[Start of section]

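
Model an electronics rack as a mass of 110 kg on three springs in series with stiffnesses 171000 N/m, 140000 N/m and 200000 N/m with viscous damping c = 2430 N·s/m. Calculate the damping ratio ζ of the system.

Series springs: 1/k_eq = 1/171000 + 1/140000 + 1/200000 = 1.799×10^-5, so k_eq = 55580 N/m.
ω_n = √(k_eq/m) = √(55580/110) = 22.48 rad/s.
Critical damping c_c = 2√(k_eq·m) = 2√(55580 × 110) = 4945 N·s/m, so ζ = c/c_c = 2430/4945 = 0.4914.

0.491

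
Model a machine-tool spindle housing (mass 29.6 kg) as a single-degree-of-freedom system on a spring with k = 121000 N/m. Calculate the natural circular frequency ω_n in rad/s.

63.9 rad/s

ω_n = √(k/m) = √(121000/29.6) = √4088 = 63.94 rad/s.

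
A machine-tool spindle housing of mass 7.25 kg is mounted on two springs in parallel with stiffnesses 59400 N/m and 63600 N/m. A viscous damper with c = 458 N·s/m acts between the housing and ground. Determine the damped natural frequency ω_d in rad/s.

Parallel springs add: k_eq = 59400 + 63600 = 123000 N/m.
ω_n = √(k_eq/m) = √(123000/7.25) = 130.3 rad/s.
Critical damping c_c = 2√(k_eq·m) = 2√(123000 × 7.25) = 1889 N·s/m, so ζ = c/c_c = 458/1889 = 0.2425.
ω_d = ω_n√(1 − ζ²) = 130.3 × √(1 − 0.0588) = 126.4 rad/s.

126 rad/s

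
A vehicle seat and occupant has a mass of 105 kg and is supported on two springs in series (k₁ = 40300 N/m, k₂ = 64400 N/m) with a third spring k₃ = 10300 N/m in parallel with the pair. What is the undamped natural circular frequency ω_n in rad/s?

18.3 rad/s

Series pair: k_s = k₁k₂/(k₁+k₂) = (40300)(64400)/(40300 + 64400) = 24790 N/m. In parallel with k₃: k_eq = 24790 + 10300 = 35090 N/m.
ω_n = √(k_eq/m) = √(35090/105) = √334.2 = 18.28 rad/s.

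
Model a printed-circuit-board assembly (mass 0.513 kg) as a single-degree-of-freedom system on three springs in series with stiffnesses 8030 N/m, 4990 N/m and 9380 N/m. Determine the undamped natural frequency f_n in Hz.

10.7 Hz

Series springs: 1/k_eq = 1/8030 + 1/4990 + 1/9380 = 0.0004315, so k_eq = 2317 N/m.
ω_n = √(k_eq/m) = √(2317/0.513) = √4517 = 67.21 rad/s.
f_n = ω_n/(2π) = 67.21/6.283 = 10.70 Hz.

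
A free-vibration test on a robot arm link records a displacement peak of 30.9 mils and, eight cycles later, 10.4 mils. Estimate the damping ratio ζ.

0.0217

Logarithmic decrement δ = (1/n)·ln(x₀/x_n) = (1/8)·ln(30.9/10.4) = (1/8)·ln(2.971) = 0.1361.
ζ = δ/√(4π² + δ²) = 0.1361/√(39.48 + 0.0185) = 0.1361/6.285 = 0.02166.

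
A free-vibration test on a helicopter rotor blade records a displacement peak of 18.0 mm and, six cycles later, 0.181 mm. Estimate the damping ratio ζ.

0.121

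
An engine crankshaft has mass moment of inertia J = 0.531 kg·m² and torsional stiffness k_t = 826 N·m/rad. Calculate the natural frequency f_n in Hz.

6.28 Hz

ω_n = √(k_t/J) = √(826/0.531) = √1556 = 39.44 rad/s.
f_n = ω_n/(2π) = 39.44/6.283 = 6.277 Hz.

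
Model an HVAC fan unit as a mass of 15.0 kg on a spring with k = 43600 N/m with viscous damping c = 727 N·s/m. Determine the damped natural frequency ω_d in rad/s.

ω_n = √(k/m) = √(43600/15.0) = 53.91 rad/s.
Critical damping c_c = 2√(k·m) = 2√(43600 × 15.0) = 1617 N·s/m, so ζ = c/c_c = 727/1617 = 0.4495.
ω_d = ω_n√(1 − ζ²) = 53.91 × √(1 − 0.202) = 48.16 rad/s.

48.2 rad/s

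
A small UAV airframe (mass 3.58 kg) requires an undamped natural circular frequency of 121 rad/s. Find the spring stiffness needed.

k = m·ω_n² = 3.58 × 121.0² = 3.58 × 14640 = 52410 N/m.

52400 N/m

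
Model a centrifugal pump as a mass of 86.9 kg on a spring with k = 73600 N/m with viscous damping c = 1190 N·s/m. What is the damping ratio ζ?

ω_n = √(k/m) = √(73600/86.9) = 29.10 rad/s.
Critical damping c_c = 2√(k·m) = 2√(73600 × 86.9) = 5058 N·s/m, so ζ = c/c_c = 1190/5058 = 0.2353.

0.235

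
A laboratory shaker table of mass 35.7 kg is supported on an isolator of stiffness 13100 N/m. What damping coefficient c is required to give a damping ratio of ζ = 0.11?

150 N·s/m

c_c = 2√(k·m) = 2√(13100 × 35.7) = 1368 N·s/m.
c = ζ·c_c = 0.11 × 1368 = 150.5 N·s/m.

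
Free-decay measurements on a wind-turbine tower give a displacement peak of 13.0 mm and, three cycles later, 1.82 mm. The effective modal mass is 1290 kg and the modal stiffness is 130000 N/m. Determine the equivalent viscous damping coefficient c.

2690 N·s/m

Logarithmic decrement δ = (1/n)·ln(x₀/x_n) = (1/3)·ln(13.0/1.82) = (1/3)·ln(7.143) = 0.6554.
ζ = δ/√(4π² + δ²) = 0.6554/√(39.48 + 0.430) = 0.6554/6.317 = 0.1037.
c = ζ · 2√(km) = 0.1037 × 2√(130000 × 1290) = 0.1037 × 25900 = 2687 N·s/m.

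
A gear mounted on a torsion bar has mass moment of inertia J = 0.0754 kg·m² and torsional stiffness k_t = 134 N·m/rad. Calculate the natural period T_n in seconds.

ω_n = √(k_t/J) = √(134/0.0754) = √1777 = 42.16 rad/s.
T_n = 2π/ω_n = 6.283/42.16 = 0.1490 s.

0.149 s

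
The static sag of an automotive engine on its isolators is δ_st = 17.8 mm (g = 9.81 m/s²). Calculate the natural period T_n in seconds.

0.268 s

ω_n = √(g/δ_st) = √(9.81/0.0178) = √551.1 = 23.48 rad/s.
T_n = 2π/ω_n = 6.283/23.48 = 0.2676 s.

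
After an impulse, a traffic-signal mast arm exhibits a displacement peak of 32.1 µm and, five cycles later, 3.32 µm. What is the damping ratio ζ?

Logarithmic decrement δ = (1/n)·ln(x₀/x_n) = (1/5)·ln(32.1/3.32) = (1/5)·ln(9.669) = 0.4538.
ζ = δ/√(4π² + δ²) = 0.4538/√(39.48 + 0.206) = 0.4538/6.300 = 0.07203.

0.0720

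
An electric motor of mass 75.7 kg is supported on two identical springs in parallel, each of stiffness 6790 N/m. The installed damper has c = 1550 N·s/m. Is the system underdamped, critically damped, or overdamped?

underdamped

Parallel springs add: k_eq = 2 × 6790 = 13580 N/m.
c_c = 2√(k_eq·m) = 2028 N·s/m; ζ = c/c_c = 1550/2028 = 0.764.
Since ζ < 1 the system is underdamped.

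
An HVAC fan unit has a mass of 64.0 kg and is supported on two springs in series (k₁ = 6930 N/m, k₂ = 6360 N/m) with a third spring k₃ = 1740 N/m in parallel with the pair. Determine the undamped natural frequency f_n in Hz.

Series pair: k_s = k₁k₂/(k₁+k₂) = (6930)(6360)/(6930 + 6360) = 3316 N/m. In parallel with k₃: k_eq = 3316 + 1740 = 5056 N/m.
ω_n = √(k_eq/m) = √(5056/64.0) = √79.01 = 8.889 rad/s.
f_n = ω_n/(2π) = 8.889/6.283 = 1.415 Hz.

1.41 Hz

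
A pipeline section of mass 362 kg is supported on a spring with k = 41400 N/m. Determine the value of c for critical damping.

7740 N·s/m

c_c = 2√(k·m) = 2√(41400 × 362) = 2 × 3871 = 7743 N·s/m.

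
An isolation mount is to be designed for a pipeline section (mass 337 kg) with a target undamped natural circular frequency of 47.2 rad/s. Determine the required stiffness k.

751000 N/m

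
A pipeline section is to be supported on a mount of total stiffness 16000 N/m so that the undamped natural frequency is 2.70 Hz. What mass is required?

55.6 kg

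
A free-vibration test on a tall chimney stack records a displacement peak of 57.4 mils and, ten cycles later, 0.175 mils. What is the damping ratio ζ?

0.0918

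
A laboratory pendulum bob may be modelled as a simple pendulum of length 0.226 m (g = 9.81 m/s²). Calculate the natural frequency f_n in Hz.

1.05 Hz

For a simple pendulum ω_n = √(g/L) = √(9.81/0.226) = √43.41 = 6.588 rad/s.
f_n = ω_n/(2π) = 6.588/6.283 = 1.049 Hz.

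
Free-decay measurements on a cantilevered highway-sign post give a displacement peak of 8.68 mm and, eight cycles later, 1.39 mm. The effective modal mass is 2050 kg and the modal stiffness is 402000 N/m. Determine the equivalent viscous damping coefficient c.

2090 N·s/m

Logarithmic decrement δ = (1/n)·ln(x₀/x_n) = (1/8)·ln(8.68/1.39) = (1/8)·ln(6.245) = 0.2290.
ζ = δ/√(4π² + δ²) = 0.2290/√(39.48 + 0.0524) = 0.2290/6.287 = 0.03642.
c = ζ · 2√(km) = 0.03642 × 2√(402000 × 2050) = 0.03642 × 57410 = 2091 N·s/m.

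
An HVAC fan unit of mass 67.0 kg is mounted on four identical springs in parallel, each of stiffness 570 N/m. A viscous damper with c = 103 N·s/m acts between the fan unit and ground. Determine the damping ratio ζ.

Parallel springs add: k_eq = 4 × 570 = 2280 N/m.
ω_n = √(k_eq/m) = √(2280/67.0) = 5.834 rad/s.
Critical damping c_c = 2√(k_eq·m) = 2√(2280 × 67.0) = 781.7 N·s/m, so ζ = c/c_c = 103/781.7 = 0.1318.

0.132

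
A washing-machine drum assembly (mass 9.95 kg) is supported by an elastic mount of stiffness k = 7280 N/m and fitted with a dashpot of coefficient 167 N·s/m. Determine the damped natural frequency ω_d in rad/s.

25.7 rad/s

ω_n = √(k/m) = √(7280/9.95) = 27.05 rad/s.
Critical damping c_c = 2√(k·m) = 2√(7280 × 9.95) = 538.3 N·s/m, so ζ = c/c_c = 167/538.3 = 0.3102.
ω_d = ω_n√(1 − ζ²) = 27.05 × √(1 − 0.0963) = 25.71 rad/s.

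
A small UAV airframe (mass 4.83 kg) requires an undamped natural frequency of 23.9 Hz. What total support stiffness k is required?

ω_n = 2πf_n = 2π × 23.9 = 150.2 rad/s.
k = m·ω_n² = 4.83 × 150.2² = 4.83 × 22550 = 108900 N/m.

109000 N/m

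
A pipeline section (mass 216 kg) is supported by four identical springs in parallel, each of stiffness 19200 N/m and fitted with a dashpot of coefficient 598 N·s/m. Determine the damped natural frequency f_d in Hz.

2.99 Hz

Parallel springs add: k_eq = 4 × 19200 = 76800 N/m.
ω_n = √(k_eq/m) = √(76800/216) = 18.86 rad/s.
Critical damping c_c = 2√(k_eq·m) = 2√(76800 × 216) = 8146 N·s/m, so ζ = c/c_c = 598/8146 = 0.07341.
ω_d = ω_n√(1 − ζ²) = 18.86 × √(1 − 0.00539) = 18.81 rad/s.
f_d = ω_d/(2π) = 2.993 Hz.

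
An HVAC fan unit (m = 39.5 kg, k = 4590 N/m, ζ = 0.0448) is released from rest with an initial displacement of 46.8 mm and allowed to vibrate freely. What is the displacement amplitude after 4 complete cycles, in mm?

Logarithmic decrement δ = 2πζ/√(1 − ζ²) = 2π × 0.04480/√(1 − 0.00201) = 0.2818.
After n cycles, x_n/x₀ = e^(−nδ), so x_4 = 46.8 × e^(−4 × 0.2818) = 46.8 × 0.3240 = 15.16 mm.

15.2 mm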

[End of section]

§ TASK DESCRIPTION
Beginning at the line containing "A small UAV airframe (mass 4.83", repeat each line exactly through the last line of the entries, and include no other lines.

§ FINAL ANSWER
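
A small UAV airframe (mass 4.83 kg) requires an undamped natural frequency of 23.9 Hz. What total support stiffness k is required?

ω_n = 2πf_n = 2π × 23.9 = 150.2 rad/s.
k = m·ω_n² = 4.83 × 150.2² = 4.83 × 22550 = 108900 N/m.

109000 N/m

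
A pipeline section (mass 216 kg) is supported by four identical springs in parallel, each of stiffness 19200 N/m and fitted with a dashpot of coefficient 598 N·s/m. Determine the damped natural frequency f_d in Hz.

2.99 Hz

Parallel springs add: k_eq = 4 × 19200 = 76800 N/m.
ω_n = √(k_eq/m) = √(76800/216) = 18.86 rad/s.
Critical damping c_c = 2√(k_eq·m) = 2√(76800 × 216) = 8146 N·s/m, so ζ = c/c_c = 598/8146 = 0.07341.
ω_d = ω_n√(1 − ζ²) = 18.86 × √(1 − 0.00539) = 18.81 rad/s.
f_d = ω_d/(2π) = 2.993 Hz.

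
An HVAC fan unit (m = 39.5 kg, k = 4590 N/m, ζ = 0.0448) is released from rest with an initial displacement of 46.8 mm and allowed to vibrate freely. What is the displacement amplitude after 4 complete cycles, in mm?

Logarithmic decrement δ = 2πζ/√(1 − ζ²) = 2π × 0.04480/√(1 − 0.00201) = 0.2818.
After n cycles, x_n/x₀ = e^(−nδ), so x_4 = 46.8 × e^(−4 × 0.2818) = 46.8 × 0.3240 = 15.16 mm.

15.2 mm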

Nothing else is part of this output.